=== Data ===

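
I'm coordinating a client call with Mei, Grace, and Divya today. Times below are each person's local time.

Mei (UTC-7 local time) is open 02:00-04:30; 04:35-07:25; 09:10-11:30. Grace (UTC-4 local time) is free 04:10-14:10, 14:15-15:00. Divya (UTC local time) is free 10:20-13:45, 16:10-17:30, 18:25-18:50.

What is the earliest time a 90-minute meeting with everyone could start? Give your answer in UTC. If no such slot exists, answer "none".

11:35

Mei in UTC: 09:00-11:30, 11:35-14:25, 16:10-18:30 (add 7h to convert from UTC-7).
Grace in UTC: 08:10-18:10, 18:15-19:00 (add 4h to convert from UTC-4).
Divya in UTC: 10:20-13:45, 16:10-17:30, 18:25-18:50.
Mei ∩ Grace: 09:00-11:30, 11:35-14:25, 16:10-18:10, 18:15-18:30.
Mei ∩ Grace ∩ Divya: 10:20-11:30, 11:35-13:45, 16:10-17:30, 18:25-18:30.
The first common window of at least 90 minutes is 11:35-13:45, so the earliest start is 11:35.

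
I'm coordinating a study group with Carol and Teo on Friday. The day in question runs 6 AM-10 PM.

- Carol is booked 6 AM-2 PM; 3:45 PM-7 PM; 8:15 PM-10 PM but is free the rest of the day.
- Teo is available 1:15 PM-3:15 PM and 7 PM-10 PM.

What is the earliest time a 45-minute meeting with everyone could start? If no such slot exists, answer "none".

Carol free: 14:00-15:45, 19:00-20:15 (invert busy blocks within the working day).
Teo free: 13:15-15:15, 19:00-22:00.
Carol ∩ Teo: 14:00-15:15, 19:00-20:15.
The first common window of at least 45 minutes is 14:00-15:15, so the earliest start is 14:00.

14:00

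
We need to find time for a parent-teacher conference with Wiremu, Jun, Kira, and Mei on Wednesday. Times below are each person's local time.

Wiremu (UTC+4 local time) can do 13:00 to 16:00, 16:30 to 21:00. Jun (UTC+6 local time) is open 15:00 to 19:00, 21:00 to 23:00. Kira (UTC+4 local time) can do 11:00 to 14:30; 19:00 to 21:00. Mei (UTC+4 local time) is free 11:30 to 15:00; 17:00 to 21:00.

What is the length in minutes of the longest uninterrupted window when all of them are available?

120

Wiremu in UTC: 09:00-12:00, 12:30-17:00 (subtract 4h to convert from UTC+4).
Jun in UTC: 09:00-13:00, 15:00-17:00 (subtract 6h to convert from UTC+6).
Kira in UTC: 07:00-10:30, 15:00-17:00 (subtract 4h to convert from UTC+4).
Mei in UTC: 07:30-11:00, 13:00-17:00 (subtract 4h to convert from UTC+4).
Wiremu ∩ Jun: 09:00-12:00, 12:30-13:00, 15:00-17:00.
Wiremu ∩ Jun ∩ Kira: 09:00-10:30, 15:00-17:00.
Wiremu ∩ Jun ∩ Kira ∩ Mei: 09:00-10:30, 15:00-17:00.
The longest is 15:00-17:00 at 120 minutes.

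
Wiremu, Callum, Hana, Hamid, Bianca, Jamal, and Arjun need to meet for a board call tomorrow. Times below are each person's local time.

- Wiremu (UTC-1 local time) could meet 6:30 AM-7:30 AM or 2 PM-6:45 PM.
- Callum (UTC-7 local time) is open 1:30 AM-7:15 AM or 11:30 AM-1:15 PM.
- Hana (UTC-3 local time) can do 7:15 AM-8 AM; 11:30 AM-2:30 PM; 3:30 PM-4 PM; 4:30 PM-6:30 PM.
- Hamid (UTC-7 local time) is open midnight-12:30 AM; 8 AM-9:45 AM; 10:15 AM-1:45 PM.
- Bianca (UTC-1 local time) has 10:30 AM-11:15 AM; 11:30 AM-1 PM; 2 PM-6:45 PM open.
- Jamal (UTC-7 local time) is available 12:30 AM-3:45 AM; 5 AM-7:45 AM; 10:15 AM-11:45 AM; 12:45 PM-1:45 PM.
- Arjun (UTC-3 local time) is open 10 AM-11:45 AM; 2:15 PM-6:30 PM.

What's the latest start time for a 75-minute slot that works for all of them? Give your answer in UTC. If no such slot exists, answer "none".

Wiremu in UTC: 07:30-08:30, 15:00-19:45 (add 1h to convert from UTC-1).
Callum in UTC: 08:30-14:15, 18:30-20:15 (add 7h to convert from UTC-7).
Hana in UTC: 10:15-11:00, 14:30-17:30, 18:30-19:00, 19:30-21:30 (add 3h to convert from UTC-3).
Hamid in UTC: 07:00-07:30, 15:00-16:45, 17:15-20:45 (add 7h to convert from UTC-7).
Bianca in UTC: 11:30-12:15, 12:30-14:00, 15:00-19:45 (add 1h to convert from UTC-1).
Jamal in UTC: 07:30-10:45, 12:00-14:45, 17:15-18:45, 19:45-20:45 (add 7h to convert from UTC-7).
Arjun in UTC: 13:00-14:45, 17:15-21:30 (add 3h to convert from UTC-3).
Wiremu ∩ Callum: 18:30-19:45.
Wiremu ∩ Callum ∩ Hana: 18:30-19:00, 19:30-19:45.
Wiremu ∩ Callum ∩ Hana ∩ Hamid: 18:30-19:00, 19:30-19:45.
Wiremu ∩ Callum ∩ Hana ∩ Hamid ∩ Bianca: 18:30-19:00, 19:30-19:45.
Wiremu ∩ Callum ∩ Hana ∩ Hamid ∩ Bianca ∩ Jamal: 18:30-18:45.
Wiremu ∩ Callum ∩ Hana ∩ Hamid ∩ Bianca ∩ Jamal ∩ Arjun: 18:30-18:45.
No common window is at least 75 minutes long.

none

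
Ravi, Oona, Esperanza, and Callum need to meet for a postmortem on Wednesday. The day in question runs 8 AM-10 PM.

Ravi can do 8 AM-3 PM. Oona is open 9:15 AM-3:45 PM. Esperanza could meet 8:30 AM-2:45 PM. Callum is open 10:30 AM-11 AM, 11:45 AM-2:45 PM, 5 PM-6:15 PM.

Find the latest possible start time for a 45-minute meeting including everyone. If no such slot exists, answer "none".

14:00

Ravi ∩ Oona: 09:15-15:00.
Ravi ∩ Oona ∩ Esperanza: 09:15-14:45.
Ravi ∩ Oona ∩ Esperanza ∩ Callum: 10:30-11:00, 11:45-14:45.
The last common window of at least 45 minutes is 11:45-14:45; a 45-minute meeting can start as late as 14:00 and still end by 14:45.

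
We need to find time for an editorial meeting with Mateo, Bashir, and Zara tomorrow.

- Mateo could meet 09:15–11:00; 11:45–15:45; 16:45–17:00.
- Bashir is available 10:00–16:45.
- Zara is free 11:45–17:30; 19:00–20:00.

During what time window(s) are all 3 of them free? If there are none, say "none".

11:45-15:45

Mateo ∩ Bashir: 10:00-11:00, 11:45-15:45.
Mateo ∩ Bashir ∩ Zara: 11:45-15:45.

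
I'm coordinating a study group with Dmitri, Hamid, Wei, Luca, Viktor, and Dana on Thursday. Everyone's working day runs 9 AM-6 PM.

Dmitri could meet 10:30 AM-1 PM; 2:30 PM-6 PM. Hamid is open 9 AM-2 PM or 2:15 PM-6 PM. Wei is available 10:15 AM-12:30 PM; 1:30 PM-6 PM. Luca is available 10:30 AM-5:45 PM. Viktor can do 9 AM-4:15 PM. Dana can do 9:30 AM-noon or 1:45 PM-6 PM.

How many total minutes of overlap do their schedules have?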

===

The records above are to be copied out exactly, line for line.

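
I'm coordinating a client call with Mei, Grace, and Divya today. Times below are each person's local time.

Mei (UTC-7 local time) is open 02:00-04:30; 04:35-07:25; 09:10-11:30. Grace (UTC-4 local time) is free 04:10-14:10, 14:15-15:00. Divya (UTC local time) is free 10:20-13:45, 16:10-17:30, 18:25-18:50.

What is the earliest time a 90-minute meeting with everyone could start? Give your answer in UTC. If no such slot exists, answer "none".

11:35

Mei in UTC: 09:00-11:30, 11:35-14:25, 16:10-18:30 (add 7h to convert from UTC-7).
Grace in UTC: 08:10-18:10, 18:15-19:00 (add 4h to convert from UTC-4).
Divya in UTC: 10:20-13:45, 16:10-17:30, 18:25-18:50.
Mei ∩ Grace: 09:00-11:30, 11:35-14:25, 16:10-18:10, 18:15-18:30.
Mei ∩ Grace ∩ Divya: 10:20-11:30, 11:35-13:45, 16:10-17:30, 18:25-18:30.
The first common window of at least 90 minutes is 11:35-13:45, so the earliest start is 11:35.

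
I'm coordinating a study group with Carol and Teo on Friday. The day in question runs 6 AM-10 PM.

- Carol is booked 6 AM-2 PM; 3:45 PM-7 PM; 8:15 PM-10 PM but is free the rest of the day.
- Teo is available 1:15 PM-3:15 PM and 7 PM-10 PM.

What is the earliest time a 45-minute meeting with everyone could start? If no such slot exists, answer "none".

Carol free: 14:00-15:45, 19:00-20:15 (invert busy blocks within the working day).
Teo free: 13:15-15:15, 19:00-22:00.
Carol ∩ Teo: 14:00-15:15, 19:00-20:15.
The first common window of at least 45 minutes is 14:00-15:15, so the earliest start is 14:00.

14:00

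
We need to find time for a parent-teacher conference with Wiremu, Jun, Kira, and Mei on Wednesday. Times below are each person's local time.

Wiremu (UTC+4 local time) can do 13:00 to 16:00, 16:30 to 21:00. Jun (UTC+6 local time) is open 15:00 to 19:00, 21:00 to 23:00. Kira (UTC+4 local time) can do 11:00 to 14:30; 19:00 to 21:00. Mei (UTC+4 local time) is free 11:30 to 15:00; 17:00 to 21:00.

What is the length in minutes of the longest uninterrupted window when all of them are available?

120

Wiremu in UTC: 09:00-12:00, 12:30-17:00 (subtract 4h to convert from UTC+4).
Jun in UTC: 09:00-13:00, 15:00-17:00 (subtract 6h to convert from UTC+6).
Kira in UTC: 07:00-10:30, 15:00-17:00 (subtract 4h to convert from UTC+4).
Mei in UTC: 07:30-11:00, 13:00-17:00 (subtract 4h to convert from UTC+4).
Wiremu ∩ Jun: 09:00-12:00, 12:30-13:00, 15:00-17:00.
Wiremu ∩ Jun ∩ Kira: 09:00-10:30, 15:00-17:00.
Wiremu ∩ Jun ∩ Kira ∩ Mei: 09:00-10:30, 15:00-17:00.
The longest is 15:00-17:00 at 120 minutes.

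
Wiremu, Callum, Hana, Hamid, Bianca, Jamal, and Arjun need to meet for a board call tomorrow. Times below are each person's local time.

- Wiremu (UTC-1 local time) could meet 6:30 AM-7:30 AM or 2 PM-6:45 PM.
- Callum (UTC-7 local time) is open 1:30 AM-7:15 AM or 11:30 AM-1:15 PM.
- Hana (UTC-3 local time) can do 7:15 AM-8 AM; 11:30 AM-2:30 PM; 3:30 PM-4 PM; 4:30 PM-6:30 PM.
- Hamid (UTC-7 local time) is open midnight-12:30 AM; 8 AM-9:45 AM; 10:15 AM-1:45 PM.
- Bianca (UTC-1 local time) has 10:30 AM-11:15 AM; 11:30 AM-1 PM; 2 PM-6:45 PM open.
- Jamal (UTC-7 local time) is available 12:30 AM-3:45 AM; 5 AM-7:45 AM; 10:15 AM-11:45 AM; 12:45 PM-1:45 PM.
- Arjun (UTC-3 local time) is open 10 AM-11:45 AM; 2:15 PM-6:30 PM.

What's the latest start time for a 75-minute slot that works for all of them? Give your answer in UTC. If no such slot exists, answer "none".

Wiremu in UTC: 07:30-08:30, 15:00-19:45 (add 1h to convert from UTC-1).
Callum in UTC: 08:30-14:15, 18:30-20:15 (add 7h to convert from UTC-7).
Hana in UTC: 10:15-11:00, 14:30-17:30, 18:30-19:00, 19:30-21:30 (add 3h to convert from UTC-3).
Hamid in UTC: 07:00-07:30, 15:00-16:45, 17:15-20:45 (add 7h to convert from UTC-7).
Bianca in UTC: 11:30-12:15, 12:30-14:00, 15:00-19:45 (add 1h to convert from UTC-1).
Jamal in UTC: 07:30-10:45, 12:00-14:45, 17:15-18:45, 19:45-20:45 (add 7h to convert from UTC-7).
Arjun in UTC: 13:00-14:45, 17:15-21:30 (add 3h to convert from UTC-3).
Wiremu ∩ Callum: 18:30-19:45.
Wiremu ∩ Callum ∩ Hana: 18:30-19:00, 19:30-19:45.
Wiremu ∩ Callum ∩ Hana ∩ Hamid: 18:30-19:00, 19:30-19:45.
Wiremu ∩ Callum ∩ Hana ∩ Hamid ∩ Bianca: 18:30-19:00, 19:30-19:45.
Wiremu ∩ Callum ∩ Hana ∩ Hamid ∩ Bianca ∩ Jamal: 18:30-18:45.
Wiremu ∩ Callum ∩ Hana ∩ Hamid ∩ Bianca ∩ Jamal ∩ Arjun: 18:30-18:45.
No common window is at least 75 minutes long.

none

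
Ravi, Oona, Esperanza, and Callum need to meet for a postmortem on Wednesday. The day in question runs 8 AM-10 PM.

Ravi can do 8 AM-3 PM. Oona is open 9:15 AM-3:45 PM. Esperanza could meet 8:30 AM-2:45 PM. Callum is open 10:30 AM-11 AM, 11:45 AM-2:45 PM, 5 PM-6:15 PM.

Find the latest possible start time for a 45-minute meeting including everyone. If no such slot exists, answer "none".

14:00

Ravi ∩ Oona: 09:15-15:00.
Ravi ∩ Oona ∩ Esperanza: 09:15-14:45.
Ravi ∩ Oona ∩ Esperanza ∩ Callum: 10:30-11:00, 11:45-14:45.
The last common window of at least 45 minutes is 11:45-14:45; a 45-minute meeting can start as late as 14:00 and still end by 14:45.

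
We need to find time for an editorial meeting with Mateo, Bashir, and Zara tomorrow.

- Mateo could meet 09:15–11:00; 11:45–15:45; 16:45–17:00.
- Bashir is available 10:00–16:45.
- Zara is free 11:45–17:30; 19:00–20:00.

During what time window(s) are all 3 of them free? If there are none, say "none".

11:45-15:45

Mateo ∩ Bashir: 10:00-11:00, 11:45-15:45.
Mateo ∩ Bashir ∩ Zara: 11:45-15:45.

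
I'm coordinating a study group with Dmitri, Hamid, Wei, Luca, Viktor, and Dana on Thursday. Everyone's working day runs 9 AM-6 PM.

Dmitri could meet 10:30 AM-1 PM; 2:30 PM-6 PM. Hamid is open 9 AM-2 PM or 2:15 PM-6 PM. Wei is available 10:15 AM-12:30 PM; 1:30 PM-6 PM. Luca is available 10:30 AM-5:45 PM. Viktor can do 9 AM-4:15 PM. Dana can do 9:30 AM-noon or 1:45 PM-6 PM.

How many total minutes of overlap do their schedules have?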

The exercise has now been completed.